ABOUT THIS TASK: Would you retype every entry that follows without altering a word?

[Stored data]
··········

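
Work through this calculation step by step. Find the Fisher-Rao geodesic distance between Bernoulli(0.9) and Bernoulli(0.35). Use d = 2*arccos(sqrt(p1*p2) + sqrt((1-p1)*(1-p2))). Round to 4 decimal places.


Geodesic distance on Bernoulli manifold:
d(p1,p2) = 2*arccos(sqrt(p1*p2) + sqrt((1-p1)*(1-p2))).
sqrt(p1*p2) = sqrt(0.9*0.35) = 0.561249.
sqrt((1-p1)*(1-p2)) = sqrt(0.1*0.65) = 0.254951.
arg = 0.561249 + 0.254951 = 0.8162.
d = 2*arccos(0.8162) = 1.2320

1.2320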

··········

ANSWER FOR THIS EXERCISE:
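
Work through this calculation step by step. Find the Fisher-Rao geodesic distance between Bernoulli(0.9) and Bernoulli(0.35). Use d = 2*arccos(sqrt(p1*p2) + sqrt((1-p1)*(1-p2))). Round to 4 decimal places.


Geodesic distance on Bernoulli manifold:
d(p1,p2) = 2*arccos(sqrt(p1*p2) + sqrt((1-p1)*(1-p2))).
sqrt(p1*p2) = sqrt(0.9*0.35) = 0.561249.
sqrt((1-p1)*(1-p2)) = sqrt(0.1*0.65) = 0.254951.
arg = 0.561249 + 0.254951 = 0.8162.
d = 2*arccos(0.8162) = 1.2320

1.2320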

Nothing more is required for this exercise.